# To do:
The goal is to restate all of the records below word for word.

# Dataset records:
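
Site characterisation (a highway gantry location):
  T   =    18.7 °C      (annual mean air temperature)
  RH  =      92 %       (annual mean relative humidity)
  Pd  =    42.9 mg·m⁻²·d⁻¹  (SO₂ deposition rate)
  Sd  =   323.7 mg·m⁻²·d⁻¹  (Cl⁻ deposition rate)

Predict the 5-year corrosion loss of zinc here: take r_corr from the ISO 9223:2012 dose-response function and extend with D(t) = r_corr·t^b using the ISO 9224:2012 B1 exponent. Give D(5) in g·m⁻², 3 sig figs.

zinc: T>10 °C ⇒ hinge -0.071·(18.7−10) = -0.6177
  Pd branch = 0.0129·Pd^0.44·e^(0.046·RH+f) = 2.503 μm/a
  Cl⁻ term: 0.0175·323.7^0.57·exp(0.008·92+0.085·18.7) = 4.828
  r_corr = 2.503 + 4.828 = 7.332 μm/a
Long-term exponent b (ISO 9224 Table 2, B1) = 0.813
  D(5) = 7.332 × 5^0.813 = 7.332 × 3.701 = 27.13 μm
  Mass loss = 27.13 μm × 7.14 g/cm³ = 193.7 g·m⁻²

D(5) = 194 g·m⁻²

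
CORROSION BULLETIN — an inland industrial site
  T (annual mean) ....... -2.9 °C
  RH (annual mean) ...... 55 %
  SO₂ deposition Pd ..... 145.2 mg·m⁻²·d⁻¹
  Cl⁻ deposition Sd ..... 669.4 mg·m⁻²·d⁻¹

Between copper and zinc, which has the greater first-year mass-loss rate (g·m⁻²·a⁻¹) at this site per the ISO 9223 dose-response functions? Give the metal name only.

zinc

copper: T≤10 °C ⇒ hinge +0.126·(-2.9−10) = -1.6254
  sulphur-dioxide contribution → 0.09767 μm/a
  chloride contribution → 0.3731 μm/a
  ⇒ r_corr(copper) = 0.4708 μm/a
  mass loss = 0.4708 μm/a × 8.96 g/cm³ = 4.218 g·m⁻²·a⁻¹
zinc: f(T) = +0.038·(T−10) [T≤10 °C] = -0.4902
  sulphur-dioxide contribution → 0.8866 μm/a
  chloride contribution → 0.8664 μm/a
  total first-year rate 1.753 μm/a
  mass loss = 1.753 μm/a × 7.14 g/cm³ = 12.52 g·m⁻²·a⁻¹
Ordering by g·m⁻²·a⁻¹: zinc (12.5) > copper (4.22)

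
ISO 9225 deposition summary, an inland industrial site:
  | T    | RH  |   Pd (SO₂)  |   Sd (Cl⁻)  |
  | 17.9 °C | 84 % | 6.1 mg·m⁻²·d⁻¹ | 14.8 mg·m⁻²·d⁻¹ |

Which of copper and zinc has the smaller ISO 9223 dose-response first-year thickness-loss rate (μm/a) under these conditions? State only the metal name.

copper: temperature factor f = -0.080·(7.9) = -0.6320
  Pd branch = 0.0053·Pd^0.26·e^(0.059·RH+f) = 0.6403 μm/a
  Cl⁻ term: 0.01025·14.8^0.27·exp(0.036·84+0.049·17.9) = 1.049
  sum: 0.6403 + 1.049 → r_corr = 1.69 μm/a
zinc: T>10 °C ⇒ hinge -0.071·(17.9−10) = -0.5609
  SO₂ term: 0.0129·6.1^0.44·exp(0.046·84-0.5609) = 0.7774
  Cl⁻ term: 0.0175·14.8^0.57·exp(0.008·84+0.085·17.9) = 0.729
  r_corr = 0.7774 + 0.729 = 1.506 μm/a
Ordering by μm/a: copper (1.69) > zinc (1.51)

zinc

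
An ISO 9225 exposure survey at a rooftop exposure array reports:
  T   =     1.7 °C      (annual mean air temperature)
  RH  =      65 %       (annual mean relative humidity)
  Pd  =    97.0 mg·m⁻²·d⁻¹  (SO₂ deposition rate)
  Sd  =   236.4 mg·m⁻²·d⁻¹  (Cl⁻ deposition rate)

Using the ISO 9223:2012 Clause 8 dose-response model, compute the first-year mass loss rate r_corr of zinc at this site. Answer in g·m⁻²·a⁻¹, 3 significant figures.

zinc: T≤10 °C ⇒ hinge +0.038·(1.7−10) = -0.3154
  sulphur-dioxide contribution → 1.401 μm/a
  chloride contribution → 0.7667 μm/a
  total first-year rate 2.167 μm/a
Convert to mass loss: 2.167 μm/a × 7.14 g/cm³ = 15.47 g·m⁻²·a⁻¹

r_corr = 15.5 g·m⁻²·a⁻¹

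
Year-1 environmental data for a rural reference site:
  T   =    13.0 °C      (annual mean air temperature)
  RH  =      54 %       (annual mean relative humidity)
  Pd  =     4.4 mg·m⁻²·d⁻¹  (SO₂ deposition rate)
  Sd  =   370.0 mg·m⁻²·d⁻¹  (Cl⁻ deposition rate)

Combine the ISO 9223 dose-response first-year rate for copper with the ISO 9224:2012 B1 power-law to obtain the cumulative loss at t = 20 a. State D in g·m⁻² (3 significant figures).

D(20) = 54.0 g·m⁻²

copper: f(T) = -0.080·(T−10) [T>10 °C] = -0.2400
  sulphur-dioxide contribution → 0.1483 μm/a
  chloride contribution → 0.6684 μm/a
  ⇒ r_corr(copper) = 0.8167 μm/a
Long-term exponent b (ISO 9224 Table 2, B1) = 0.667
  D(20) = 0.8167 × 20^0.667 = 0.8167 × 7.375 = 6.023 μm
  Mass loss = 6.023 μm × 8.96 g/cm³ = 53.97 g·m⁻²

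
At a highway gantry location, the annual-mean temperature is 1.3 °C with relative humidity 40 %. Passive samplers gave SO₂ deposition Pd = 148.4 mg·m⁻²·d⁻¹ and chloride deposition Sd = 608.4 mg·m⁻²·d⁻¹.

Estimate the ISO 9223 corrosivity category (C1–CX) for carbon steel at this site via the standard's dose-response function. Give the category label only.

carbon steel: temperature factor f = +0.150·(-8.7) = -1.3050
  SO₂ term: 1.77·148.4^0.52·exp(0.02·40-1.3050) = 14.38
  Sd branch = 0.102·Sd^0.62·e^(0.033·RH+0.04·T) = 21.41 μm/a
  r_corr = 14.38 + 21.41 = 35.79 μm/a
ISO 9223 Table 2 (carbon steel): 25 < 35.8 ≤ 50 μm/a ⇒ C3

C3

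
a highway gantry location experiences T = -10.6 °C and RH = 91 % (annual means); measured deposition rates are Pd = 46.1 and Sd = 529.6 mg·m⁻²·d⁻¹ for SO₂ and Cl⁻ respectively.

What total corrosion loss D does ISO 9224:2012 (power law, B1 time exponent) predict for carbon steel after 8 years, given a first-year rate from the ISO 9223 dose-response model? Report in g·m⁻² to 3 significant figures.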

# Reply:
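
Site characterisation (a highway gantry location):
  T   =    18.7 °C      (annual mean air temperature)
  RH  =      92 %       (annual mean relative humidity)
  Pd  =    42.9 mg·m⁻²·d⁻¹  (SO₂ deposition rate)
  Sd  =   323.7 mg·m⁻²·d⁻¹  (Cl⁻ deposition rate)

Predict the 5-year corrosion loss of zinc here: take r_corr from the ISO 9223:2012 dose-response function and extend with D(t) = r_corr·t^b using the ISO 9224:2012 B1 exponent. Give D(5) in g·m⁻², 3 sig figs.

zinc: T>10 °C ⇒ hinge -0.071·(18.7−10) = -0.6177
  Pd branch = 0.0129·Pd^0.44·e^(0.046·RH+f) = 2.503 μm/a
  Cl⁻ term: 0.0175·323.7^0.57·exp(0.008·92+0.085·18.7) = 4.828
  r_corr = 2.503 + 4.828 = 7.332 μm/a
Long-term exponent b (ISO 9224 Table 2, B1) = 0.813
  D(5) = 7.332 × 5^0.813 = 7.332 × 3.701 = 27.13 μm
  Mass loss = 27.13 μm × 7.14 g/cm³ = 193.7 g·m⁻²

D(5) = 194 g·m⁻²

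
CORROSION BULLETIN — an inland industrial site
  T (annual mean) ....... -2.9 °C
  RH (annual mean) ...... 55 %
  SO₂ deposition Pd ..... 145.2 mg·m⁻²·d⁻¹
  Cl⁻ deposition Sd ..... 669.4 mg·m⁻²·d⁻¹

Between copper and zinc, which has the greater first-year mass-loss rate (g·m⁻²·a⁻¹) at this site per the ISO 9223 dose-response functions? Give the metal name only.

zinc

copper: T≤10 °C ⇒ hinge +0.126·(-2.9−10) = -1.6254
  sulphur-dioxide contribution → 0.09767 μm/a
  chloride contribution → 0.3731 μm/a
  ⇒ r_corr(copper) = 0.4708 μm/a
  mass loss = 0.4708 μm/a × 8.96 g/cm³ = 4.218 g·m⁻²·a⁻¹
zinc: f(T) = +0.038·(T−10) [T≤10 °C] = -0.4902
  sulphur-dioxide contribution → 0.8866 μm/a
  chloride contribution → 0.8664 μm/a
  total first-year rate 1.753 μm/a
  mass loss = 1.753 μm/a × 7.14 g/cm³ = 12.52 g·m⁻²·a⁻¹
Ordering by g·m⁻²·a⁻¹: zinc (12.5) > copper (4.22)

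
ISO 9225 deposition summary, an inland industrial site:
  | T    | RH  |   Pd (SO₂)  |   Sd (Cl⁻)  |
  | 17.9 °C | 84 % | 6.1 mg·m⁻²·d⁻¹ | 14.8 mg·m⁻²·d⁻¹ |

Which of copper and zinc has the smaller ISO 9223 dose-response first-year thickness-loss rate (μm/a) under these conditions? State only the metal name.

copper: temperature factor f = -0.080·(7.9) = -0.6320
  Pd branch = 0.0053·Pd^0.26·e^(0.059·RH+f) = 0.6403 μm/a
  Cl⁻ term: 0.01025·14.8^0.27·exp(0.036·84+0.049·17.9) = 1.049
  sum: 0.6403 + 1.049 → r_corr = 1.69 μm/a
zinc: T>10 °C ⇒ hinge -0.071·(17.9−10) = -0.5609
  SO₂ term: 0.0129·6.1^0.44·exp(0.046·84-0.5609) = 0.7774
  Cl⁻ term: 0.0175·14.8^0.57·exp(0.008·84+0.085·17.9) = 0.729
  r_corr = 0.7774 + 0.729 = 1.506 μm/a
Ordering by μm/a: copper (1.69) > zinc (1.51)

zinc

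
An ISO 9225 exposure survey at a rooftop exposure array reports:
  T   =     1.7 °C      (annual mean air temperature)
  RH  =      65 %       (annual mean relative humidity)
  Pd  =    97.0 mg·m⁻²·d⁻¹  (SO₂ deposition rate)
  Sd  =   236.4 mg·m⁻²·d⁻¹  (Cl⁻ deposition rate)

Using the ISO 9223:2012 Clause 8 dose-response model, compute the first-year mass loss rate r_corr of zinc at this site. Answer in g·m⁻²·a⁻¹, 3 significant figures.

zinc: T≤10 °C ⇒ hinge +0.038·(1.7−10) = -0.3154
  sulphur-dioxide contribution → 1.401 μm/a
  chloride contribution → 0.7667 μm/a
  total first-year rate 2.167 μm/a
Convert to mass loss: 2.167 μm/a × 7.14 g/cm³ = 15.47 g·m⁻²·a⁻¹

r_corr = 15.5 g·m⁻²·a⁻¹

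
Year-1 environmental data for a rural reference site:
  T   =    13.0 °C      (annual mean air temperature)
  RH  =      54 %       (annual mean relative humidity)
  Pd  =     4.4 mg·m⁻²·d⁻¹  (SO₂ deposition rate)
  Sd  =   370.0 mg·m⁻²·d⁻¹  (Cl⁻ deposition rate)

Combine the ISO 9223 dose-response first-year rate for copper with the ISO 9224:2012 B1 power-law to obtain the cumulative loss at t = 20 a. State D in g·m⁻² (3 significant figures).

D(20) = 54.0 g·m⁻²

copper: f(T) = -0.080·(T−10) [T>10 °C] = -0.2400
  sulphur-dioxide contribution → 0.1483 μm/a
  chloride contribution → 0.6684 μm/a
  ⇒ r_corr(copper) = 0.8167 μm/a
Long-term exponent b (ISO 9224 Table 2, B1) = 0.667
  D(20) = 0.8167 × 20^0.667 = 0.8167 × 7.375 = 6.023 μm
  Mass loss = 6.023 μm × 8.96 g/cm³ = 53.97 g·m⁻²

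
At a highway gantry location, the annual-mean temperature is 1.3 °C with relative humidity 40 %. Passive samplers gave SO₂ deposition Pd = 148.4 mg·m⁻²·d⁻¹ and chloride deposition Sd = 608.4 mg·m⁻²·d⁻¹.

Estimate the ISO 9223 corrosivity category (C1–CX) for carbon steel at this site via the standard's dose-response function. Give the category label only.

carbon steel: temperature factor f = +0.150·(-8.7) = -1.3050
  SO₂ term: 1.77·148.4^0.52·exp(0.02·40-1.3050) = 14.38
  Sd branch = 0.102·Sd^0.62·e^(0.033·RH+0.04·T) = 21.41 μm/a
  r_corr = 14.38 + 21.41 = 35.79 μm/a
ISO 9223 Table 2 (carbon steel): 25 < 35.8 ≤ 50 μm/a ⇒ C3

C3

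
a highway gantry location experiences T = -10.6 °C and RH = 91 % (annual means); measured deposition rates are Pd = 46.1 and Sd = 529.6 mg·m⁻²·d⁻¹ for SO₂ and Cl⁻ respectively.

What total corrosion loss D does ISO 9224:2012 (power law, B1 time exponent) predict for carbon steel after 8 years, given a first-year rate from the ISO 9223 dose-response model? Report in g·m⁻² to 3 significant figures.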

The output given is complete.